• **THE PROBLEM**
Give back all of the records, exactly and completely.

• **Dataset records**

*** Block opens ***

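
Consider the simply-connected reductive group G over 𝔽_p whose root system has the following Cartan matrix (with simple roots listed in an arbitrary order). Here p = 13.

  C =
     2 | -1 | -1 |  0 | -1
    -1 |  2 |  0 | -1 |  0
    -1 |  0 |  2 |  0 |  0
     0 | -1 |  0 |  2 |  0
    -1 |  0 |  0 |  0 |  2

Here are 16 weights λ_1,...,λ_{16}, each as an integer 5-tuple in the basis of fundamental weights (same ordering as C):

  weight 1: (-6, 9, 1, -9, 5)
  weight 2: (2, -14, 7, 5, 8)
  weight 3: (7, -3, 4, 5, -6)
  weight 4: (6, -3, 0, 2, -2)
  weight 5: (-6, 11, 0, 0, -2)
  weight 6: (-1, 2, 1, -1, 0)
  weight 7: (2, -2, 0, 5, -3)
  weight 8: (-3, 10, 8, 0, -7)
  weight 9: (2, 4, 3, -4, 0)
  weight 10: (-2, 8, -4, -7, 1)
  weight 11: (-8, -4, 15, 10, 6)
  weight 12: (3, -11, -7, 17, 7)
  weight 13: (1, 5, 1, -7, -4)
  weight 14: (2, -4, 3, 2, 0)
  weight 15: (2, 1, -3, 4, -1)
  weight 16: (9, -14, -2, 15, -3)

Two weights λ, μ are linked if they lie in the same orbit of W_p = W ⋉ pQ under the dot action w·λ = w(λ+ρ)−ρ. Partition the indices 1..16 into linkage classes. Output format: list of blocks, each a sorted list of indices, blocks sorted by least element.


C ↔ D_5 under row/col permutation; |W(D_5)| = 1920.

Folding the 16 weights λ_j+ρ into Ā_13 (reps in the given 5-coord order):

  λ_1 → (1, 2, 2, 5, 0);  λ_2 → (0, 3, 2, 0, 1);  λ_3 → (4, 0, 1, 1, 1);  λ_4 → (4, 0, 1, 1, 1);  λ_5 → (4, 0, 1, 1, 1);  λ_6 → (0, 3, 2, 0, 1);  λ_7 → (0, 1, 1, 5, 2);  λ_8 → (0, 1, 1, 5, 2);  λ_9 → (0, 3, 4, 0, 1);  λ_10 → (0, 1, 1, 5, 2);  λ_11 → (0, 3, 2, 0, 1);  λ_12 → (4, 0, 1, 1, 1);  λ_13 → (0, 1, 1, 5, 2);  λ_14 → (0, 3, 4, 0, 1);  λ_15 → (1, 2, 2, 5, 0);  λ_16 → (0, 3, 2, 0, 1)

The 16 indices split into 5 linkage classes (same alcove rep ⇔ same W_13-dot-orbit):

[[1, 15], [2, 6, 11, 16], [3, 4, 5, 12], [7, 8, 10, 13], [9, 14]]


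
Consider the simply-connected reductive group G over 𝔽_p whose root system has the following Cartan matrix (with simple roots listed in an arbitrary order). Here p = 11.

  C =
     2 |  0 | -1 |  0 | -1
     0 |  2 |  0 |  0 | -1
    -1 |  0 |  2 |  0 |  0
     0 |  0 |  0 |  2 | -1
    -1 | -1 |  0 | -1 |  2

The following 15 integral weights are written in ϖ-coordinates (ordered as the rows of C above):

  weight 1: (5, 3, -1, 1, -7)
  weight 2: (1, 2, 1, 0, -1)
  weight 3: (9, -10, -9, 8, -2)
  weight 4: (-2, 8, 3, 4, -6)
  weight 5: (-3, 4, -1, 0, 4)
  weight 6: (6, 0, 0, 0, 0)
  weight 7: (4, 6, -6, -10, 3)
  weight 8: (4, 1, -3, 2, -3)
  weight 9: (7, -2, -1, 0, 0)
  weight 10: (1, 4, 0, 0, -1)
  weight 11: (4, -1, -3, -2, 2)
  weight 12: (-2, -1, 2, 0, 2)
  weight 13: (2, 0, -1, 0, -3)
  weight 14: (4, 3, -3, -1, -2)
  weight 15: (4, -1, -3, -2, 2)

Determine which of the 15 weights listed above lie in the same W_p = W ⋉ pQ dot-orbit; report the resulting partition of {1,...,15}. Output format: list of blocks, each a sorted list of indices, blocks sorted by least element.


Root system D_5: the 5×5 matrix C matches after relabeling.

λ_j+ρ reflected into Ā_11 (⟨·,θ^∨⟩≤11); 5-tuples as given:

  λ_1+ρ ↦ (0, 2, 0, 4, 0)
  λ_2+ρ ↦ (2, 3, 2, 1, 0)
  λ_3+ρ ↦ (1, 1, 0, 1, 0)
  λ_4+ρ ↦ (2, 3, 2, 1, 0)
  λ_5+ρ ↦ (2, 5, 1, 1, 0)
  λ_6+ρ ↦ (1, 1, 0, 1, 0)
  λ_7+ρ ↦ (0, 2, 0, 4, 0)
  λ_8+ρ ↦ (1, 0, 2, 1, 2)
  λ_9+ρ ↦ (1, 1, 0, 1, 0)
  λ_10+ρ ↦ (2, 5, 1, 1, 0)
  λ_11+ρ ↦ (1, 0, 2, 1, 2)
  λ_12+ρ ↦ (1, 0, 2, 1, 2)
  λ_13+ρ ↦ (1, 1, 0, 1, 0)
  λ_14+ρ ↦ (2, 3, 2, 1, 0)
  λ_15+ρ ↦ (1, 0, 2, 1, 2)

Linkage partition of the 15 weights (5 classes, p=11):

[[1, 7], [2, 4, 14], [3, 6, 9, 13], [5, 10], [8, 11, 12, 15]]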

*** Block closes ***

• **EXERCISE RESPONSE**
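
Consider the simply-connected reductive group G over 𝔽_p whose root system has the following Cartan matrix (with simple roots listed in an arbitrary order). Here p = 13.

  C =
     2 | -1 | -1 |  0 | -1
    -1 |  2 |  0 | -1 |  0
    -1 |  0 |  2 |  0 |  0
     0 | -1 |  0 |  2 |  0
    -1 |  0 |  0 |  0 |  2

Here are 16 weights λ_1,...,λ_{16}, each as an integer 5-tuple in the basis of fundamental weights (same ordering as C):

  weight 1: (-6, 9, 1, -9, 5)
  weight 2: (2, -14, 7, 5, 8)
  weight 3: (7, -3, 4, 5, -6)
  weight 4: (6, -3, 0, 2, -2)
  weight 5: (-6, 11, 0, 0, -2)
  weight 6: (-1, 2, 1, -1, 0)
  weight 7: (2, -2, 0, 5, -3)
  weight 8: (-3, 10, 8, 0, -7)
  weight 9: (2, 4, 3, -4, 0)
  weight 10: (-2, 8, -4, -7, 1)
  weight 11: (-8, -4, 15, 10, 6)
  weight 12: (3, -11, -7, 17, 7)
  weight 13: (1, 5, 1, -7, -4)
  weight 14: (2, -4, 3, 2, 0)
  weight 15: (2, 1, -3, 4, -1)
  weight 16: (9, -14, -2, 15, -3)

Two weights λ, μ are linked if they lie in the same orbit of W_p = W ⋉ pQ under the dot action w·λ = w(λ+ρ)−ρ. Partition the indices 1..16 into linkage classes. Output format: list of blocks, each a sorted list of indices, blocks sorted by least element.


C ↔ D_5 under row/col permutation; |W(D_5)| = 1920.

Folding the 16 weights λ_j+ρ into Ā_13 (reps in the given 5-coord order):

  λ_1 → (1, 2, 2, 5, 0);  λ_2 → (0, 3, 2, 0, 1);  λ_3 → (4, 0, 1, 1, 1);  λ_4 → (4, 0, 1, 1, 1);  λ_5 → (4, 0, 1, 1, 1);  λ_6 → (0, 3, 2, 0, 1);  λ_7 → (0, 1, 1, 5, 2);  λ_8 → (0, 1, 1, 5, 2);  λ_9 → (0, 3, 4, 0, 1);  λ_10 → (0, 1, 1, 5, 2);  λ_11 → (0, 3, 2, 0, 1);  λ_12 → (4, 0, 1, 1, 1);  λ_13 → (0, 1, 1, 5, 2);  λ_14 → (0, 3, 4, 0, 1);  λ_15 → (1, 2, 2, 5, 0);  λ_16 → (0, 3, 2, 0, 1)

The 16 indices split into 5 linkage classes (same alcove rep ⇔ same W_13-dot-orbit):

[[1, 15], [2, 6, 11, 16], [3, 4, 5, 12], [7, 8, 10, 13], [9, 14]]


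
Consider the simply-connected reductive group G over 𝔽_p whose root system has the following Cartan matrix (with simple roots listed in an arbitrary order). Here p = 11.

  C =
     2 |  0 | -1 |  0 | -1
     0 |  2 |  0 |  0 | -1
    -1 |  0 |  2 |  0 |  0
     0 |  0 |  0 |  2 | -1
    -1 | -1 |  0 | -1 |  2

The following 15 integral weights are written in ϖ-coordinates (ordered as the rows of C above):

  weight 1: (5, 3, -1, 1, -7)
  weight 2: (1, 2, 1, 0, -1)
  weight 3: (9, -10, -9, 8, -2)
  weight 4: (-2, 8, 3, 4, -6)
  weight 5: (-3, 4, -1, 0, 4)
  weight 6: (6, 0, 0, 0, 0)
  weight 7: (4, 6, -6, -10, 3)
  weight 8: (4, 1, -3, 2, -3)
  weight 9: (7, -2, -1, 0, 0)
  weight 10: (1, 4, 0, 0, -1)
  weight 11: (4, -1, -3, -2, 2)
  weight 12: (-2, -1, 2, 0, 2)
  weight 13: (2, 0, -1, 0, -3)
  weight 14: (4, 3, -3, -1, -2)
  weight 15: (4, -1, -3, -2, 2)

Determine which of the 15 weights listed above lie in the same W_p = W ⋉ pQ dot-orbit; report the resulting partition of {1,...,15}. Output format: list of blocks, each a sorted list of indices, blocks sorted by least element.


Root system D_5: the 5×5 matrix C matches after relabeling.

λ_j+ρ reflected into Ā_11 (⟨·,θ^∨⟩≤11); 5-tuples as given:

  λ_1+ρ ↦ (0, 2, 0, 4, 0)
  λ_2+ρ ↦ (2, 3, 2, 1, 0)
  λ_3+ρ ↦ (1, 1, 0, 1, 0)
  λ_4+ρ ↦ (2, 3, 2, 1, 0)
  λ_5+ρ ↦ (2, 5, 1, 1, 0)
  λ_6+ρ ↦ (1, 1, 0, 1, 0)
  λ_7+ρ ↦ (0, 2, 0, 4, 0)
  λ_8+ρ ↦ (1, 0, 2, 1, 2)
  λ_9+ρ ↦ (1, 1, 0, 1, 0)
  λ_10+ρ ↦ (2, 5, 1, 1, 0)
  λ_11+ρ ↦ (1, 0, 2, 1, 2)
  λ_12+ρ ↦ (1, 0, 2, 1, 2)
  λ_13+ρ ↦ (1, 1, 0, 1, 0)
  λ_14+ρ ↦ (2, 3, 2, 1, 0)
  λ_15+ρ ↦ (1, 0, 2, 1, 2)

Linkage partition of the 15 weights (5 classes, p=11):

[[1, 7], [2, 4, 14], [3, 6, 9, 13], [5, 10], [8, 11, 12, 15]]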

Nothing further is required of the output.